[Records shown]

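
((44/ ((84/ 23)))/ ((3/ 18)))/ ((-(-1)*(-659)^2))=506/ 3039967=0.00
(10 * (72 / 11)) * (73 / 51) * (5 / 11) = 87600 / 2057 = 42.59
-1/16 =-0.06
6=6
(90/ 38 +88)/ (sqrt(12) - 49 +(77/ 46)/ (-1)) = -61369014/ 34251737 - 7266344 * sqrt(3)/ 102755211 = -1.91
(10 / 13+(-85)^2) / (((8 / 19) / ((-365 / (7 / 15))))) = -9771588375 / 728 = -13422511.50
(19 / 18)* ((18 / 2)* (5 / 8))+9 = 239 / 16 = 14.94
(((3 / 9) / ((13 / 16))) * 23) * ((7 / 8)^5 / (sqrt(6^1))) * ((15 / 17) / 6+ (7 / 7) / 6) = 386561 * sqrt(6) / 1527552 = 0.62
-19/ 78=-0.24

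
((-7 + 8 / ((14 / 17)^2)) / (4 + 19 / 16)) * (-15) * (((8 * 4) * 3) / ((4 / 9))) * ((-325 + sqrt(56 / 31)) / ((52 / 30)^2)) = 17131500000 / 52871 - 1370520000 * sqrt(434) / 21307013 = 322684.50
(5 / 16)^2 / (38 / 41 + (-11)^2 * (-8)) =-41 / 406016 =-0.00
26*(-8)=-208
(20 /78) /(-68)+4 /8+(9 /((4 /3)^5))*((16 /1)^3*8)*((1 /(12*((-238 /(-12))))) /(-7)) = -1348567 /32487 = -41.51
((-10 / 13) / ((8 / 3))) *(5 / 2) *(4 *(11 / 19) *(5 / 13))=-4125 / 6422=-0.64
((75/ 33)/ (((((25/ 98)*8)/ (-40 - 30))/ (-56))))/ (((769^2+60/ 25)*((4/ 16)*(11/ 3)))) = 2881200/ 357774857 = 0.01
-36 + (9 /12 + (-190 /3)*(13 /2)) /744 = -326339 /8928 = -36.55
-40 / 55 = -8 / 11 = -0.73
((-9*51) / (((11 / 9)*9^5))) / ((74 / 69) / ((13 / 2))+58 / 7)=-35581 / 47278242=-0.00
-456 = -456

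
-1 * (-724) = 724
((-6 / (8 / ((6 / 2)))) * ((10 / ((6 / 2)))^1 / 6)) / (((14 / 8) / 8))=-40 / 7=-5.71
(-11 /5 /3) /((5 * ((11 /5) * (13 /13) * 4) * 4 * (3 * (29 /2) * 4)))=-1 /41760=-0.00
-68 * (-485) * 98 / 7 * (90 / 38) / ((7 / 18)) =53427600 / 19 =2811978.95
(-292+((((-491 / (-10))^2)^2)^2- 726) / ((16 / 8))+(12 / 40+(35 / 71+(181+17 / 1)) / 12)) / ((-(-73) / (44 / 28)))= 7914513524510373443999303 / 21768600000000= 363574760182.57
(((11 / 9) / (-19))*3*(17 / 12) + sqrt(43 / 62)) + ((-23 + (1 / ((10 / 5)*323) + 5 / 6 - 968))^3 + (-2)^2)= -3533085845809826329 / 3639412836 + sqrt(2666) / 62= -970784574.87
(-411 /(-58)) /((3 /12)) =822 /29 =28.34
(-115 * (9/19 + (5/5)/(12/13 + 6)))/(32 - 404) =0.19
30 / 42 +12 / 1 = 89 / 7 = 12.71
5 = 5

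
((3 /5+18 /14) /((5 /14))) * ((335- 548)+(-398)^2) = 20881212 /25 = 835248.48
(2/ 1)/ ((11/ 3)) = 0.55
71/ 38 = 1.87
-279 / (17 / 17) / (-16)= 279 / 16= 17.44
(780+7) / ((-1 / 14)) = -11018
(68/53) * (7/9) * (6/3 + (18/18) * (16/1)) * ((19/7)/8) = 323/53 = 6.09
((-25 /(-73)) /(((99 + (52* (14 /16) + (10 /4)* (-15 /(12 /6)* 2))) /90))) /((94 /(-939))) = -1056375 /367117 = -2.88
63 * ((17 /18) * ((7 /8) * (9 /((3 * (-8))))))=-2499 /128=-19.52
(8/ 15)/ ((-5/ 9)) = -0.96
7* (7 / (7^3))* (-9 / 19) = -9 / 133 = -0.07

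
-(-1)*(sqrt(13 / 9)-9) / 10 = -9 / 10 + sqrt(13) / 30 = -0.78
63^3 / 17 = 250047 / 17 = 14708.65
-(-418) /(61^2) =418 /3721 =0.11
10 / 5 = 2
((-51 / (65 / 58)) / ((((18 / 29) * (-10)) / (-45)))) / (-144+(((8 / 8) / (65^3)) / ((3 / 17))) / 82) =2.29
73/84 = 0.87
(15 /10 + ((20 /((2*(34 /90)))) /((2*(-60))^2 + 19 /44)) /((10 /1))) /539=32318529 /11611701794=0.00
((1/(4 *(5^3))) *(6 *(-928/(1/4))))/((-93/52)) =96512/3875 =24.91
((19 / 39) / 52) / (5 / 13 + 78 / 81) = 171 / 24596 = 0.01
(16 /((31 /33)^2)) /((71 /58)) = 1010592 /68231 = 14.81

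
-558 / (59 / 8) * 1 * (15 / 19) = -66960 / 1121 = -59.73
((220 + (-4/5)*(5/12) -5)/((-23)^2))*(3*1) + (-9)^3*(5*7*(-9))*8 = 42252868/23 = 1837081.22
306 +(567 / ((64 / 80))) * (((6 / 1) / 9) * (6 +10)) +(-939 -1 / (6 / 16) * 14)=20669 / 3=6889.67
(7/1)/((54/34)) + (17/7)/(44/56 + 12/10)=21131/3753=5.63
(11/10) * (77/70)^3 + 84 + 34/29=25124589/290000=86.64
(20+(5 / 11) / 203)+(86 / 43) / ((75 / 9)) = 1130023 / 55825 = 20.24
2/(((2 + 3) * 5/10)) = 4/5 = 0.80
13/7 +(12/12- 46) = -302/7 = -43.14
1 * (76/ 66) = 38/ 33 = 1.15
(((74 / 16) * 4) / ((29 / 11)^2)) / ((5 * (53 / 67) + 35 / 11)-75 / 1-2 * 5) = -3299549 / 96521570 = -0.03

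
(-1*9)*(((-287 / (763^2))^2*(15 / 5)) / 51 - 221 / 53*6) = 1403256383178705 / 6231991649989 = 225.17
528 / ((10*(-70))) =-132 / 175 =-0.75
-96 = -96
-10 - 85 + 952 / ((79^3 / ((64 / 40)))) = -234185909 / 2465195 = -95.00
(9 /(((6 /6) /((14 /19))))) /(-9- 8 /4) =-126 /209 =-0.60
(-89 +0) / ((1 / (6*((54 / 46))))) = -14418 / 23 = -626.87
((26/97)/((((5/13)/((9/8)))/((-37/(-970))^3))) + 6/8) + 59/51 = 172193380748863/90299866620000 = 1.91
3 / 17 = 0.18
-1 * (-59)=59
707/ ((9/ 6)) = 1414/ 3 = 471.33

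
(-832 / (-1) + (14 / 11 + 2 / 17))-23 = 151543 / 187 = 810.39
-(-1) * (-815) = -815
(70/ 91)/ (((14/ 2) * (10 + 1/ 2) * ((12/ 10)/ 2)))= 100/ 5733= 0.02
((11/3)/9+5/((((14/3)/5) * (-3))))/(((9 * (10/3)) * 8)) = -0.01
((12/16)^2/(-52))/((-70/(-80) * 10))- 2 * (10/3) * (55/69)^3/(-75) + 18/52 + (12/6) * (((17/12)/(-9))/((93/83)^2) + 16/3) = 24834817235659/2298275244720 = 10.81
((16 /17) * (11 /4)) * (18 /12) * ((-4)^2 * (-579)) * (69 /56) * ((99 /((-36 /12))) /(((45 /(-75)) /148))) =-42926550480 /119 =-360727314.96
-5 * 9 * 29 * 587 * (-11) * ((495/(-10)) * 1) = -417106057.50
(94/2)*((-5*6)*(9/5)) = -2538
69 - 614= -545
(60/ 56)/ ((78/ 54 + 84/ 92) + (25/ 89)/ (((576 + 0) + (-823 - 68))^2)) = 3481947/ 7661414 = 0.45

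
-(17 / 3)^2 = -289 / 9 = -32.11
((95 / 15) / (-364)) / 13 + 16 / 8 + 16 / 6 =66229 / 14196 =4.67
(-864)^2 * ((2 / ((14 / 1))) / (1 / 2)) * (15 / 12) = 1866240 / 7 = 266605.71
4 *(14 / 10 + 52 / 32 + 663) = 26641 / 10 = 2664.10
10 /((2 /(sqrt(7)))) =5 * sqrt(7) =13.23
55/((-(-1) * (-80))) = -11/16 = -0.69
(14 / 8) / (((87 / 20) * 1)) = 35 / 87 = 0.40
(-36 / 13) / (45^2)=-4 / 2925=-0.00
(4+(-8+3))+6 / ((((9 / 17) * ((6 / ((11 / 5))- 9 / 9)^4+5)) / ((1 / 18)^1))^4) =-196964695241070557669435726975 / 196964699078837945604846185856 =-1.00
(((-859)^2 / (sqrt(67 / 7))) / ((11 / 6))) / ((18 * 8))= 737881 * sqrt(469) / 17688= 903.43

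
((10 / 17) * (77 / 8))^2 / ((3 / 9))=444675 / 4624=96.17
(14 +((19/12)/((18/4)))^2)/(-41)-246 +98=-17735473/119556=-148.34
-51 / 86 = -0.59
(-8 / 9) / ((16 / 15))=-5 / 6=-0.83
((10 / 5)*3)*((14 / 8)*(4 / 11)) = 42 / 11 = 3.82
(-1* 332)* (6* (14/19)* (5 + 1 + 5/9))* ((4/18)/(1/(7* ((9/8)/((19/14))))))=-13437368/1083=-12407.54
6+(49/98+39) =45.50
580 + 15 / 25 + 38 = 3093 / 5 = 618.60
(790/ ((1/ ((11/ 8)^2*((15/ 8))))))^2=513981455625/ 65536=7842734.61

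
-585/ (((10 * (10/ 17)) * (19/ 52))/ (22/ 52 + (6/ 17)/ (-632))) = -115.00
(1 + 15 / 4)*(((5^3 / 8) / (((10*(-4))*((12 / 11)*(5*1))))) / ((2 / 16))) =-1045 / 384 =-2.72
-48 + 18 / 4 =-87 / 2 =-43.50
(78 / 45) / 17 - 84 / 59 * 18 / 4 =-94856 / 15045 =-6.30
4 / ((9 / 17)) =68 / 9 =7.56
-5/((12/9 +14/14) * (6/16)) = -40/7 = -5.71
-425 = -425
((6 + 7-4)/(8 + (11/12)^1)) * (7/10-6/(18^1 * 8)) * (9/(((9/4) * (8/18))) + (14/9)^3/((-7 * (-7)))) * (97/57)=50706071/4940190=10.26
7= 7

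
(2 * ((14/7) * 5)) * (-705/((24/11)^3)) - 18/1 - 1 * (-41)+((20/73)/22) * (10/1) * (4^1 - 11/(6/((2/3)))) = -411411829/308352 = -1334.23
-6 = -6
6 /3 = 2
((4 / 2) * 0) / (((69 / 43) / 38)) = 0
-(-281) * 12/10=1686/5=337.20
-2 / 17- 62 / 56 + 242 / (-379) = -1.86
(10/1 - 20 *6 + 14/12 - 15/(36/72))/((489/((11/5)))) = -9163/14670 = -0.62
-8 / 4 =-2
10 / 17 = 0.59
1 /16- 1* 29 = -463 /16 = -28.94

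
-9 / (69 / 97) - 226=-5489 / 23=-238.65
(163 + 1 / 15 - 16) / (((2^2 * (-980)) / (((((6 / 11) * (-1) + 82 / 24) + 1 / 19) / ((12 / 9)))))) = -8088299 / 98313600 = -0.08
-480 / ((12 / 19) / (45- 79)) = 25840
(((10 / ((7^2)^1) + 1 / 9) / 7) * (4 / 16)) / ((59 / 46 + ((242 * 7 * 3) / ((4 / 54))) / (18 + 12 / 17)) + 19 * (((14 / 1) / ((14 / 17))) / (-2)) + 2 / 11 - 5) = 1863851 / 579946324230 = 0.00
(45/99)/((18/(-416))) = -1040/99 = -10.51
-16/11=-1.45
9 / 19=0.47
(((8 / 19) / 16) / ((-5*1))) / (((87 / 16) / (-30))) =16 / 551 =0.03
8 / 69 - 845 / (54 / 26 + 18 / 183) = -44659 / 115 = -388.34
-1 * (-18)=18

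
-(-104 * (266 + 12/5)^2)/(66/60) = 34054592/5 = 6810918.40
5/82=0.06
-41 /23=-1.78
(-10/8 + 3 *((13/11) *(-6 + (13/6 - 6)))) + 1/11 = -1585/44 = -36.02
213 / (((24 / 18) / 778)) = 248571 / 2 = 124285.50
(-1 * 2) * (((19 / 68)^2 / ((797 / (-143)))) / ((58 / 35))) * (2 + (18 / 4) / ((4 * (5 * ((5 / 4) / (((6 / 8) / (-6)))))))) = 285836551 / 8549960960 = 0.03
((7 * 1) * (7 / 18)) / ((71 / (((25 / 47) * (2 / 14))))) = 175 / 60066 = 0.00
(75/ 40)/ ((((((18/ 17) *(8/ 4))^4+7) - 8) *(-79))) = -0.00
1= 1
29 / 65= 0.45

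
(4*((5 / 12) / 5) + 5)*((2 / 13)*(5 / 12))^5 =3125 / 541345194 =0.00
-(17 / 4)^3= -4913 / 64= -76.77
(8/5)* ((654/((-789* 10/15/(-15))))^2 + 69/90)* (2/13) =5786893096/67439775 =85.81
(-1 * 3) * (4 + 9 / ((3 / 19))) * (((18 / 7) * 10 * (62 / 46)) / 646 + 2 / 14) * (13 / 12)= -8103667 / 208012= -38.96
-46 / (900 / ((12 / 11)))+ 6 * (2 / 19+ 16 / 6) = 259826 / 15675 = 16.58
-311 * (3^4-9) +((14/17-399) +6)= -387331/17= -22784.18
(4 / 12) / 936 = 1 / 2808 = 0.00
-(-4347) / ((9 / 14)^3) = 441784 / 27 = 16362.37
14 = 14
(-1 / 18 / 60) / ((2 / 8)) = -1 / 270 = -0.00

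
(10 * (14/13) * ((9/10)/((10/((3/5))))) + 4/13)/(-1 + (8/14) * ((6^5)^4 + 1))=2023/4753005972081867825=0.00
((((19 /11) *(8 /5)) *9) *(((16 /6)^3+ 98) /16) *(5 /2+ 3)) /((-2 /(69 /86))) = -401.18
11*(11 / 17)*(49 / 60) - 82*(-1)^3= 89569 / 1020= 87.81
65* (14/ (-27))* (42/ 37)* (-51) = 216580/ 111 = 1951.17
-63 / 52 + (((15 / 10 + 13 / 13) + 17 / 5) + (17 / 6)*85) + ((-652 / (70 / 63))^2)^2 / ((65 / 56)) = 49797749030970467 / 487500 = 102149228781.48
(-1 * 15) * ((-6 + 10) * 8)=-480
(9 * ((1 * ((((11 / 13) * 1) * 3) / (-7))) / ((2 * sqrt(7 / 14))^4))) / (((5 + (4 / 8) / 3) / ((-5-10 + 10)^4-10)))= -547965 / 5642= -97.12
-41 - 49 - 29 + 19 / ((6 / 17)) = -391 / 6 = -65.17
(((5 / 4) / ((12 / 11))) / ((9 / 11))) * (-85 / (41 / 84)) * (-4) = 359975 / 369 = 975.54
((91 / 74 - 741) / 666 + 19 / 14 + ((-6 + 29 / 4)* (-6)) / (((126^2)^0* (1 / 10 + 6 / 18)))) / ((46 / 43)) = -3290245577 / 206302824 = -15.95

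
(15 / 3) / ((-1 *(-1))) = 5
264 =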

[/Records shown]

* **Work required**
Please make an exact copy of the lines above from the line with "3 / 17 = 0.18" through the line with "(-864)^2 * ((2", both ends included.

* **Answer section**
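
3 / 17 = 0.18
-1 * (-59)=59
707/ ((9/ 6)) = 1414/ 3 = 471.33

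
(-832 / (-1) + (14 / 11 + 2 / 17))-23 = 151543 / 187 = 810.39
-(-1) * (-815) = -815
(70/ 91)/ (((14/ 2) * (10 + 1/ 2) * ((12/ 10)/ 2)))= 100/ 5733= 0.02
((11/3)/9+5/((((14/3)/5) * (-3))))/(((9 * (10/3)) * 8)) = -0.01
((12/16)^2/(-52))/((-70/(-80) * 10))- 2 * (10/3) * (55/69)^3/(-75) + 18/52 + (12/6) * (((17/12)/(-9))/((93/83)^2) + 16/3) = 24834817235659/2298275244720 = 10.81
((16 /17) * (11 /4)) * (18 /12) * ((-4)^2 * (-579)) * (69 /56) * ((99 /((-36 /12))) /(((45 /(-75)) /148))) =-42926550480 /119 =-360727314.96
-5 * 9 * 29 * 587 * (-11) * ((495/(-10)) * 1) = -417106057.50
(94/2)*((-5*6)*(9/5)) = -2538
69 - 614= -545
(60/ 56)/ ((78/ 54 + 84/ 92) + (25/ 89)/ (((576 + 0) + (-823 - 68))^2)) = 3481947/ 7661414 = 0.45

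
-(17 / 3)^2 = -289 / 9 = -32.11
((95 / 15) / (-364)) / 13 + 16 / 8 + 16 / 6 =66229 / 14196 =4.67
(-864)^2 * ((2 / ((14 / 1))) / (1 / 2)) * (15 / 12) = 1866240 / 7 = 266605.71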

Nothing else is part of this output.